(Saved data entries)

== Segment start ==

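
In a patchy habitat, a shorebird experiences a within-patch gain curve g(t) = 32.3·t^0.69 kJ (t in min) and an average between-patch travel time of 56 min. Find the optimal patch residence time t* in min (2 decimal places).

By the marginal value theorem, leave when the instantaneous gain rate g'(t) equals the habitat-wide average g(t)/(T + t).
g'(t) = 0.69·32.3·t^-0.31. Setting 0.69·32.3·t^-0.31 = 32.3·t^0.69/(56+t) gives 0.69(56+t) = t, so 0.31·t = 0.69×56.
t* = 0.69×56/0.31 = 124.6 min.

124.65 min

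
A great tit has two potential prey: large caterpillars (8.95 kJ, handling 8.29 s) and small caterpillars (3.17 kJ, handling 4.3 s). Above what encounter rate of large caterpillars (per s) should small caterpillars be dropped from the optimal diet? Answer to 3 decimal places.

0.260 per s

The zero-one rule: include small caterpillars iff E₂/h₂ > λE₁/(1+λh₁). Equality gives the switch point.
λE₁h₂ = E₂ + λE₂h₁ ⇒ λ = E₂/(E₁h₂ − E₂h₁) = 3.17/(38.48 − 26.28) = 0.2597 per s.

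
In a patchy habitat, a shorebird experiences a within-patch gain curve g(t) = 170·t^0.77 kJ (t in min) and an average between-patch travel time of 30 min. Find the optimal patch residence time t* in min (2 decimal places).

100.43 min

Optimal t* satisfies g'(t*) = g(t*)/(T + t*).
g'(t) = 0.77·170·t^-0.23. Setting 0.77·170·t^-0.23 = 170·t^0.77/(30+t) gives 0.77(30+t) = t, so 0.23·t = 0.77×30.
t* = 0.77×30/0.23 = 100.4 min.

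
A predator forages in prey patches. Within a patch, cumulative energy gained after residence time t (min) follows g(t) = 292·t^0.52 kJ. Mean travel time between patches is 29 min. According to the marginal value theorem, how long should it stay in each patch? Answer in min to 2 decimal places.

Optimal t* satisfies g'(t*) = g(t*)/(T + t*).
g'(t) = 0.52·292·t^-0.48. Setting 0.52·292·t^-0.48 = 292·t^0.52/(29+t) gives 0.52(29+t) = t, so 0.48·t = 0.52×29.
t* = 0.52×29/0.48 = 31.42 min.

31.42 min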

== Segment end ==

Problem details: All the entries above must be repeated exactly as they were given.

Answer for this exercise:
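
In a patchy habitat, a shorebird experiences a within-patch gain curve g(t) = 32.3·t^0.69 kJ (t in min) and an average between-patch travel time of 56 min. Find the optimal patch residence time t* in min (2 decimal places).

By the marginal value theorem, leave when the instantaneous gain rate g'(t) equals the habitat-wide average g(t)/(T + t).
g'(t) = 0.69·32.3·t^-0.31. Setting 0.69·32.3·t^-0.31 = 32.3·t^0.69/(56+t) gives 0.69(56+t) = t, so 0.31·t = 0.69×56.
t* = 0.69×56/0.31 = 124.6 min.

124.65 min

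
A great tit has two potential prey: large caterpillars (8.95 kJ, handling 8.29 s) and small caterpillars (3.17 kJ, handling 4.3 s). Above what encounter rate of large caterpillars (per s) should small caterpillars be dropped from the optimal diet? Answer to 3 decimal places.

0.260 per s

The zero-one rule: include small caterpillars iff E₂/h₂ > λE₁/(1+λh₁). Equality gives the switch point.
λE₁h₂ = E₂ + λE₂h₁ ⇒ λ = E₂/(E₁h₂ − E₂h₁) = 3.17/(38.48 − 26.28) = 0.2597 per s.

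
In a patchy habitat, a shorebird experiences a within-patch gain curve g(t) = 170·t^0.77 kJ (t in min) and an average between-patch travel time of 30 min. Find the optimal patch residence time t* in min (2 decimal places).

100.43 min

Optimal t* satisfies g'(t*) = g(t*)/(T + t*).
g'(t) = 0.77·170·t^-0.23. Setting 0.77·170·t^-0.23 = 170·t^0.77/(30+t) gives 0.77(30+t) = t, so 0.23·t = 0.77×30.
t* = 0.77×30/0.23 = 100.4 min.

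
A predator forages in prey patches. Within a patch, cumulative energy gained after residence time t (min) follows g(t) = 292·t^0.52 kJ. Mean travel time between patches is 29 min. According to the marginal value theorem, how long should it stay in each patch? Answer in min to 2 decimal places.

Optimal t* satisfies g'(t*) = g(t*)/(T + t*).
g'(t) = 0.52·292·t^-0.48. Setting 0.52·292·t^-0.48 = 292·t^0.52/(29+t) gives 0.52(29+t) = t, so 0.48·t = 0.52×29.
t* = 0.52×29/0.48 = 31.42 min.

31.42 min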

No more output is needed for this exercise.